▶ Task description: Write out all of the data again, precisely as it appears.

▶ Input data:
══════════
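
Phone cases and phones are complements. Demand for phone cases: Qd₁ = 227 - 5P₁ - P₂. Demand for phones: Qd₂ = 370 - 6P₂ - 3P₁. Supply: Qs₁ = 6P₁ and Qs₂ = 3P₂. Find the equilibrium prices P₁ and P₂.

Market 1: 227 - 5P₁ - P₂ = 6P₁ → 11P₁ + P₂ = 227.
Market 2: 9P₂ + 3P₁ = 370.
Eliminating P₂: 9×(1) − 1×(2) gives 96P₁ = 1673, so P₁ = 1673/96.
Back-substitute into (2): P₂ = (370 − 3×1673/96) / 9 = 3389/96.

P₁ = 1673/96, P₂ = 3389/96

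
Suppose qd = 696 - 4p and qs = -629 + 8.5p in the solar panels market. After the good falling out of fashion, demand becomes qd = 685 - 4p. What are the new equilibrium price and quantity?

Original equilibrium: p* = 106, q* = 272.
New equilibrium: 685 - 4p = -629 + 8.5p, so 1314 = 12.5p and p' = 105.12; q' = 685 − 4(105.12) = 264.52.

p' = 105.12, q' = 264.52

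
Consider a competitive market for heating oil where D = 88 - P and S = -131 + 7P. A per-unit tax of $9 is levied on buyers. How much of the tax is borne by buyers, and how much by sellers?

Buyers bear $7.875, sellers bear $1.125

Pre-tax equilibrium: P* = 27.375, Q* = 60.625.
Tax on buyers shifts demand to D = 88 − 1(P + 9) = 79 - P.
79 - P = -131 + 7P gives seller price Ps = 26.25; buyers pay Pb = 26.25 + 9 = 35.25.
New quantity: Q = 88 − 1(35.25) = 52.75.
Buyer burden = 35.25 − 27.375 = 7.875; seller burden = 27.375 − 26.25 = 1.125.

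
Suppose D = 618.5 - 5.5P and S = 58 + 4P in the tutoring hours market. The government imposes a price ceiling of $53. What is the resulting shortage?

Shortage = 57

Equilibrium price would be P* = 59, so the ceiling at 53 binds.
At P = 53: D = 618.5 − 5.5(53) = 327, S = 58 + 4(53) = 270.
Shortage = 327 − 270 = 57.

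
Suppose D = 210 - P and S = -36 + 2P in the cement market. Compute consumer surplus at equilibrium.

Equilibrium: 210 - P = -36 + 2P gives P* = 82, Q* = 128.
Demand choke price (D = 0): P = 210.
CS = ½(210 − 82)(128) = 8192.

Consumer surplus = 8192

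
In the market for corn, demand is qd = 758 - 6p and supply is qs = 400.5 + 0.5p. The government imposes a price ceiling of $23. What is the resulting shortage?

Equilibrium price would be p* = 55, so the ceiling at 23 binds.
At p = 23: qd = 758 − 6(23) = 620, qs = 400.5 + 0.5(23) = 412.
Shortage = 620 − 412 = 208.

Shortage = 208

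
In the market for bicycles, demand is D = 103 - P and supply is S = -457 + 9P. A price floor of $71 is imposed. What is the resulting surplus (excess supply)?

Surplus = 150

Equilibrium price would be P* = 56, so the floor at 71 binds.
At P = 71: D = 32, S = 182.
Surplus = 182 − 32 = 150.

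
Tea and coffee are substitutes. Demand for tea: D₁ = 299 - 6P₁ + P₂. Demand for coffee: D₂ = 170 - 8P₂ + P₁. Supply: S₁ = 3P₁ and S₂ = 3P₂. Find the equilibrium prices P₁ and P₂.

P₁ = 3459/98, P₂ = 1829/98

Market 1: 299 - 6P₁ + P₂ = 3P₁ → 9P₁ - P₂ = 299.
Market 2: 11P₂ - P₁ = 170.
Eliminating P₂: 11×(1) + 1×(2) gives 98P₁ = 3459, so P₁ = 3459/98.
Back-substitute into (2): P₂ = (170 + 1×3459/98) / 11 = 1829/98.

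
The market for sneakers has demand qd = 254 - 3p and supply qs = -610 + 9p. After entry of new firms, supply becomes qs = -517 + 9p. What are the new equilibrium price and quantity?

Original equilibrium: p* = 72, q* = 38.
New equilibrium: 254 - 3p = -517 + 9p, so 771 = 12p and p' = 64.25; q' = 254 − 3(64.25) = 61.25.

p' = 64.25, q' = 61.25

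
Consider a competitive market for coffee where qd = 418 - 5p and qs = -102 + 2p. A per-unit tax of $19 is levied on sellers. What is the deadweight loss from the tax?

Deadweight loss = 1805/7

Pre-tax equilibrium: p* = 520/7, q* = 326/7.
Tax on sellers shifts supply to qs = -102 + 2(p − 19) = -140 + 2p.
418 - 5p = -140 + 2p gives buyer price pb = 558/7; sellers receive ps = 558/7 − 19 = 425/7.
New quantity: q = 418 − 5(558/7) = 136/7.
DWL = ½ × 19 × (326/7 − 136/7) = 1805/7.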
══════════
▶ Written solution:
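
Phone cases and phones are complements. Demand for phone cases: Qd₁ = 227 - 5P₁ - P₂. Demand for phones: Qd₂ = 370 - 6P₂ - 3P₁. Supply: Qs₁ = 6P₁ and Qs₂ = 3P₂. Find the equilibrium prices P₁ and P₂.

Market 1: 227 - 5P₁ - P₂ = 6P₁ → 11P₁ + P₂ = 227.
Market 2: 9P₂ + 3P₁ = 370.
Eliminating P₂: 9×(1) − 1×(2) gives 96P₁ = 1673, so P₁ = 1673/96.
Back-substitute into (2): P₂ = (370 − 3×1673/96) / 9 = 3389/96.

P₁ = 1673/96, P₂ = 3389/96

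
Suppose qd = 696 - 4p and qs = -629 + 8.5p in the solar panels market. After the good falling out of fashion, demand becomes qd = 685 - 4p. What are the new equilibrium price and quantity?

Original equilibrium: p* = 106, q* = 272.
New equilibrium: 685 - 4p = -629 + 8.5p, so 1314 = 12.5p and p' = 105.12; q' = 685 − 4(105.12) = 264.52.

p' = 105.12, q' = 264.52

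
Consider a competitive market for heating oil where D = 88 - P and S = -131 + 7P. A per-unit tax of $9 is levied on buyers. How much of the tax is borne by buyers, and how much by sellers?

Buyers bear $7.875, sellers bear $1.125

Pre-tax equilibrium: P* = 27.375, Q* = 60.625.
Tax on buyers shifts demand to D = 88 − 1(P + 9) = 79 - P.
79 - P = -131 + 7P gives seller price Ps = 26.25; buyers pay Pb = 26.25 + 9 = 35.25.
New quantity: Q = 88 − 1(35.25) = 52.75.
Buyer burden = 35.25 − 27.375 = 7.875; seller burden = 27.375 − 26.25 = 1.125.

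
Suppose D = 618.5 - 5.5P and S = 58 + 4P in the tutoring hours market. The government imposes a price ceiling of $53. What is the resulting shortage?

Shortage = 57

Equilibrium price would be P* = 59, so the ceiling at 53 binds.
At P = 53: D = 618.5 − 5.5(53) = 327, S = 58 + 4(53) = 270.
Shortage = 327 − 270 = 57.

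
Suppose D = 210 - P and S = -36 + 2P in the cement market. Compute consumer surplus at equilibrium.

Equilibrium: 210 - P = -36 + 2P gives P* = 82, Q* = 128.
Demand choke price (D = 0): P = 210.
CS = ½(210 − 82)(128) = 8192.

Consumer surplus = 8192

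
In the market for corn, demand is qd = 758 - 6p and supply is qs = 400.5 + 0.5p. The government imposes a price ceiling of $23. What is the resulting shortage?

Equilibrium price would be p* = 55, so the ceiling at 23 binds.
At p = 23: qd = 758 − 6(23) = 620, qs = 400.5 + 0.5(23) = 412.
Shortage = 620 − 412 = 208.

Shortage = 208

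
In the market for bicycles, demand is D = 103 - P and supply is S = -457 + 9P. A price floor of $71 is imposed. What is the resulting surplus (excess supply)?

Surplus = 150

Equilibrium price would be P* = 56, so the floor at 71 binds.
At P = 71: D = 32, S = 182.
Surplus = 182 − 32 = 150.

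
Tea and coffee are substitutes. Demand for tea: D₁ = 299 - 6P₁ + P₂. Demand for coffee: D₂ = 170 - 8P₂ + P₁. Supply: S₁ = 3P₁ and S₂ = 3P₂. Find the equilibrium prices P₁ and P₂.

P₁ = 3459/98, P₂ = 1829/98

Market 1: 299 - 6P₁ + P₂ = 3P₁ → 9P₁ - P₂ = 299.
Market 2: 11P₂ - P₁ = 170.
Eliminating P₂: 11×(1) + 1×(2) gives 98P₁ = 3459, so P₁ = 3459/98.
Back-substitute into (2): P₂ = (170 + 1×3459/98) / 11 = 1829/98.

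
The market for sneakers has demand qd = 254 - 3p and supply qs = -610 + 9p. After entry of new firms, supply becomes qs = -517 + 9p. What are the new equilibrium price and quantity?

Original equilibrium: p* = 72, q* = 38.
New equilibrium: 254 - 3p = -517 + 9p, so 771 = 12p and p' = 64.25; q' = 254 − 3(64.25) = 61.25.

p' = 64.25, q' = 61.25

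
Consider a competitive market for coffee where qd = 418 - 5p and qs = -102 + 2p. A per-unit tax of $19 is levied on sellers. What is the deadweight loss from the tax?

Deadweight loss = 1805/7

Pre-tax equilibrium: p* = 520/7, q* = 326/7.
Tax on sellers shifts supply to qs = -102 + 2(p − 19) = -140 + 2p.
418 - 5p = -140 + 2p gives buyer price pb = 558/7; sellers receive ps = 558/7 − 19 = 425/7.
New quantity: q = 418 − 5(558/7) = 136/7.
DWL = ½ × 19 × (326/7 − 136/7) = 1805/7.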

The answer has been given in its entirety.